- _Instructions for the task_:
Every line below from the one containing "0 1 2 3 4 5" through the one containing "Grid: 10×8 cells." must be transcribed exactly. Omit all lines outside that stretch.

[Saved entries]
◇ ◇ ◇ ◇ ◇ ◇ ◇

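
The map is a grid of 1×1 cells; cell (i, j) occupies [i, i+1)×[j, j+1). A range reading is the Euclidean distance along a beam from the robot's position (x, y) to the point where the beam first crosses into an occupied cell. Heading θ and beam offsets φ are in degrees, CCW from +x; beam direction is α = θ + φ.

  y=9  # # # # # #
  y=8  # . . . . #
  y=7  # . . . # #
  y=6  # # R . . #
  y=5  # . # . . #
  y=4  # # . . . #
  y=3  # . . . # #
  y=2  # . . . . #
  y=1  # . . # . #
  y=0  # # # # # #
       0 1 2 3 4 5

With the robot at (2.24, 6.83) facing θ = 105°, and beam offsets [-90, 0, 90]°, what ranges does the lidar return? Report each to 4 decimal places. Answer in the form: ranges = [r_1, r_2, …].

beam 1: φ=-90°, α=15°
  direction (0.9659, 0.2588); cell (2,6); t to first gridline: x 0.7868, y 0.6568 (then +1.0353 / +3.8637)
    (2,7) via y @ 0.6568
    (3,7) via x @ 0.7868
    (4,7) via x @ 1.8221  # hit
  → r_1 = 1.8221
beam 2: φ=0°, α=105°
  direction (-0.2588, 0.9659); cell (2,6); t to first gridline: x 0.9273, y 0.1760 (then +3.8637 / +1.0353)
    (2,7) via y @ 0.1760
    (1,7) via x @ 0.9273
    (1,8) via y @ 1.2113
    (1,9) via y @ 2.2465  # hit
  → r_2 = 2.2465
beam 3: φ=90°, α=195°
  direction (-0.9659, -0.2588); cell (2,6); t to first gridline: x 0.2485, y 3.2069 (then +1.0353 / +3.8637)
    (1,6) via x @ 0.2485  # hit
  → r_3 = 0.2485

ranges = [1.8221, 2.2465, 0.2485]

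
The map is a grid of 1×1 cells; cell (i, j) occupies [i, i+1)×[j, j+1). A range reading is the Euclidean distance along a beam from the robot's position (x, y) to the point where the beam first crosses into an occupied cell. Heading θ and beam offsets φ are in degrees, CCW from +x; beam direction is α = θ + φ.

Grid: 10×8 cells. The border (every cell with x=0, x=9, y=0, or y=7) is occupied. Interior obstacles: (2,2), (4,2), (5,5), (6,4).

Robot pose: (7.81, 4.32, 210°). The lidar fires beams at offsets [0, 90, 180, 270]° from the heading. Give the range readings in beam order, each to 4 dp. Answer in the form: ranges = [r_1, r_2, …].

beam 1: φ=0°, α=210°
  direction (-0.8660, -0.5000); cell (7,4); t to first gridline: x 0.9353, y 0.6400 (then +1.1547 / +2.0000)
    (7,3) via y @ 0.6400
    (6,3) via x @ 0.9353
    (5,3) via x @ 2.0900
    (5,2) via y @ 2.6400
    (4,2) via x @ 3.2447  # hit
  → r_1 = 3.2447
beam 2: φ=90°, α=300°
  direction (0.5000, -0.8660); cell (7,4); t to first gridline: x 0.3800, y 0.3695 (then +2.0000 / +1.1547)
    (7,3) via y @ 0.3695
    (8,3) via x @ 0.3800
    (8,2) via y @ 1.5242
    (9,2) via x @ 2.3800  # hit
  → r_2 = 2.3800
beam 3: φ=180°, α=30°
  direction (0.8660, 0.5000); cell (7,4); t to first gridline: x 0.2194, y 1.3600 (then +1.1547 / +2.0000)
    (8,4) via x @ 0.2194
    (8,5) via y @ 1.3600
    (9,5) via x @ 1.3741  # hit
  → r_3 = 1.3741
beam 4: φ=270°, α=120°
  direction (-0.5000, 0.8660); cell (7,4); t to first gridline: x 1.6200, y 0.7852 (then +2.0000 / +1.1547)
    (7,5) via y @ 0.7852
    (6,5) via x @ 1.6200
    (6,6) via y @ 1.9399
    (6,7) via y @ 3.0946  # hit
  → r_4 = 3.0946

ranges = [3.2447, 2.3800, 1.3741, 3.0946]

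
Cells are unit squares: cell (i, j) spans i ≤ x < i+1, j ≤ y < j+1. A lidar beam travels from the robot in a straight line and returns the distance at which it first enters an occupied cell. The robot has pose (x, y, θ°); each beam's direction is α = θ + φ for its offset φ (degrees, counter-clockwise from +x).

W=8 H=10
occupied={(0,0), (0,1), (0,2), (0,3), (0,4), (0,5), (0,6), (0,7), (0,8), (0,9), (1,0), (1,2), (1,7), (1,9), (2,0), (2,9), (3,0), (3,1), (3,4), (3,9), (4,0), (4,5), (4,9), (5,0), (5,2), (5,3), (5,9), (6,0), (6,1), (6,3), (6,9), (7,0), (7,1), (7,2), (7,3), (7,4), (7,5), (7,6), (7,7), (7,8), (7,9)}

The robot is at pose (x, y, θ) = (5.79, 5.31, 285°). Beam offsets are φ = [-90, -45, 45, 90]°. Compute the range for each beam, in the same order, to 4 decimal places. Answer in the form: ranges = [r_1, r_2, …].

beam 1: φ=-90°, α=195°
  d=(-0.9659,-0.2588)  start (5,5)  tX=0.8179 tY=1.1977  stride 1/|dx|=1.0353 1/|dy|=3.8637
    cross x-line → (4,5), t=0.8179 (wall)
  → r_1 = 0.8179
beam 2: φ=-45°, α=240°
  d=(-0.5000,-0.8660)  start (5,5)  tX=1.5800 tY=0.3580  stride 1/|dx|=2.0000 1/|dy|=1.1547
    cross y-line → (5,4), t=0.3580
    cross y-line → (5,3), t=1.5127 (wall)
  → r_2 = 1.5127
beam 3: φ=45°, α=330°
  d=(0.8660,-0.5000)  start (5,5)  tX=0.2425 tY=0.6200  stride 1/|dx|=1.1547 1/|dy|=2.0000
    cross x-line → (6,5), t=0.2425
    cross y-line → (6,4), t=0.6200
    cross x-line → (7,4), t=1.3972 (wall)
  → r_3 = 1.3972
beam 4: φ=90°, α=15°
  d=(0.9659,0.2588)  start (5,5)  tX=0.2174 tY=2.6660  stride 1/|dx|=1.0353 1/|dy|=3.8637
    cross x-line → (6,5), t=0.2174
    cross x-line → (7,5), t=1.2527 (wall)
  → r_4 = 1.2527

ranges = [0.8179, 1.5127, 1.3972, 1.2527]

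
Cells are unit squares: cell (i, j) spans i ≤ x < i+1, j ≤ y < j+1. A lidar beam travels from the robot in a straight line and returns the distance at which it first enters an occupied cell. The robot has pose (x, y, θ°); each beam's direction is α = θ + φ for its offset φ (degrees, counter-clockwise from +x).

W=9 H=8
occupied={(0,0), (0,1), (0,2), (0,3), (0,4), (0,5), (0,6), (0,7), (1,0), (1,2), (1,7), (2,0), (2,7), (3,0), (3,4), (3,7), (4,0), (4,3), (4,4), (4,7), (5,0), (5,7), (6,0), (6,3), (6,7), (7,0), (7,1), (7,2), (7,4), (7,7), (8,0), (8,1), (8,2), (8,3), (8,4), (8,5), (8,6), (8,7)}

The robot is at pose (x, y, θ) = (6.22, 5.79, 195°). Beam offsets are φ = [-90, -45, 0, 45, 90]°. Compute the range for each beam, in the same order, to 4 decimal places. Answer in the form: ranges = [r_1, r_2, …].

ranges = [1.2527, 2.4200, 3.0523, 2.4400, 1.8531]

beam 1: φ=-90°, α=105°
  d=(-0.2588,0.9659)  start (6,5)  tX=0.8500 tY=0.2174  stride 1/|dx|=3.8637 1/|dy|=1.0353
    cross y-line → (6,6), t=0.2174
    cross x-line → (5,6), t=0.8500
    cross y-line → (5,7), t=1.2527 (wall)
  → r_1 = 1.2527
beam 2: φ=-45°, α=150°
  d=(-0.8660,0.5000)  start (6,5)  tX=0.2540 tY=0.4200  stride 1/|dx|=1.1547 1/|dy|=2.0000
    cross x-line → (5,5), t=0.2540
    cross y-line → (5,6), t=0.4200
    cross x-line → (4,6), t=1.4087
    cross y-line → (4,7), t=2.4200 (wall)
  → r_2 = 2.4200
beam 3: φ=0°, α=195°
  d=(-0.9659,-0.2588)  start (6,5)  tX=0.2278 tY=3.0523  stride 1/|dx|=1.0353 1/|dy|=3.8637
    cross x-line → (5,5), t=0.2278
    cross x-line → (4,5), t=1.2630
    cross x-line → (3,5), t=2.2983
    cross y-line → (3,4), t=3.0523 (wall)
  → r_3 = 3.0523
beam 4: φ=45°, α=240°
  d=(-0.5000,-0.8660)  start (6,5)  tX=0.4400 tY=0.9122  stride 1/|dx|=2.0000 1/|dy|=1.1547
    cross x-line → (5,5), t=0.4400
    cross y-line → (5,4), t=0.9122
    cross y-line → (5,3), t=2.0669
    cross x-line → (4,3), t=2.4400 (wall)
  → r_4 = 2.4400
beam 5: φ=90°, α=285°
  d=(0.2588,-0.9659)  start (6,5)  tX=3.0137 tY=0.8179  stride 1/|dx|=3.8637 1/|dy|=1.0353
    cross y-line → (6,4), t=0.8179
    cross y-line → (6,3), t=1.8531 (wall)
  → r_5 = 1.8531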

◇ ◇ ◇ ◇ ◇ ◇ ◇

- _Response area_:
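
       0 1 2 3 4 5

With the robot at (2.24, 6.83) facing θ = 105°, and beam offsets [-90, 0, 90]°, what ranges does the lidar return? Report each to 4 decimal places. Answer in the form: ranges = [r_1, r_2, …].

beam 1: φ=-90°, α=15°
  direction (0.9659, 0.2588); cell (2,6); t to first gridline: x 0.7868, y 0.6568 (then +1.0353 / +3.8637)
    (2,7) via y @ 0.6568
    (3,7) via x @ 0.7868
    (4,7) via x @ 1.8221  # hit
  → r_1 = 1.8221
beam 2: φ=0°, α=105°
  direction (-0.2588, 0.9659); cell (2,6); t to first gridline: x 0.9273, y 0.1760 (then +3.8637 / +1.0353)
    (2,7) via y @ 0.1760
    (1,7) via x @ 0.9273
    (1,8) via y @ 1.2113
    (1,9) via y @ 2.2465  # hit
  → r_2 = 2.2465
beam 3: φ=90°, α=195°
  direction (-0.9659, -0.2588); cell (2,6); t to first gridline: x 0.2485, y 3.2069 (then +1.0353 / +3.8637)
    (1,6) via x @ 0.2485  # hit
  → r_3 = 0.2485

ranges = [1.8221, 2.2465, 0.2485]

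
The map is a grid of 1×1 cells; cell (i, j) occupies [i, i+1)×[j, j+1). A range reading is the Euclidean distance along a beam from the robot's position (x, y) to the point where the beam first crosses into an occupied cell. Heading θ and beam offsets φ are in degrees, CCW from +x; beam direction is α = θ + φ.

Grid: 10×8 cells. The border (every cell with x=0, x=9, y=0, or y=7) is occupied. Interior obstacles: (2,2), (4,2), (5,5), (6,4).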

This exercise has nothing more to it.